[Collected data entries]
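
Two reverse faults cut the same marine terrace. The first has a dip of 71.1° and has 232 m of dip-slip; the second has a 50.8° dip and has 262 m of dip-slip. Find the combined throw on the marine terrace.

423 m

throw_A = 232 × sin(71.1°) = 219.5 m
throw_B = 262 × sin(50.8°) = 203 m
total = 219.5 + 203 = 423 m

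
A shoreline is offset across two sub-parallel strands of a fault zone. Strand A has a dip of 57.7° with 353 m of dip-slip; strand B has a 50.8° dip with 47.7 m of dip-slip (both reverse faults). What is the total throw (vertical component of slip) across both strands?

throw_A = 353 × sin(57.7°) = 298.4 m
throw_B = 47.7 × sin(50.8°) = 36.96 m
total = 298.4 + 36.96 = 335 m

335 m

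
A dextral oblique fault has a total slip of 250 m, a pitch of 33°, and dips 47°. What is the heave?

dip-slip = net slip × sin(rake) = 250 m × sin(33°) = 136.2 m
heave = dip-slip × cos(dip) = 136.2 × cos(47°) = 92.9 m

92.9 m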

PROBLEM STATEMENT:
Every entry shown above should be written out again without a single difference.

TASK RESPONSE:
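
Two reverse faults cut the same marine terrace. The first has a dip of 71.1° and has 232 m of dip-slip; the second has a 50.8° dip and has 262 m of dip-slip. Find the combined throw on the marine terrace.

423 m

throw_A = 232 × sin(71.1°) = 219.5 m
throw_B = 262 × sin(50.8°) = 203 m
total = 219.5 + 203 = 423 m

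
A shoreline is offset across two sub-parallel strands of a fault zone. Strand A has a dip of 57.7° with 353 m of dip-slip; strand B has a 50.8° dip with 47.7 m of dip-slip (both reverse faults). What is the total throw (vertical component of slip) across both strands?

throw_A = 353 × sin(57.7°) = 298.4 m
throw_B = 47.7 × sin(50.8°) = 36.96 m
total = 298.4 + 36.96 = 335 m

335 m

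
A dextral oblique fault has a total slip of 250 m, a pitch of 33°, and dips 47°. What is the heave?

dip-slip = net slip × sin(rake) = 250 m × sin(33°) = 136.2 m
heave = dip-slip × cos(dip) = 136.2 × cos(47°) = 92.9 m

92.9 m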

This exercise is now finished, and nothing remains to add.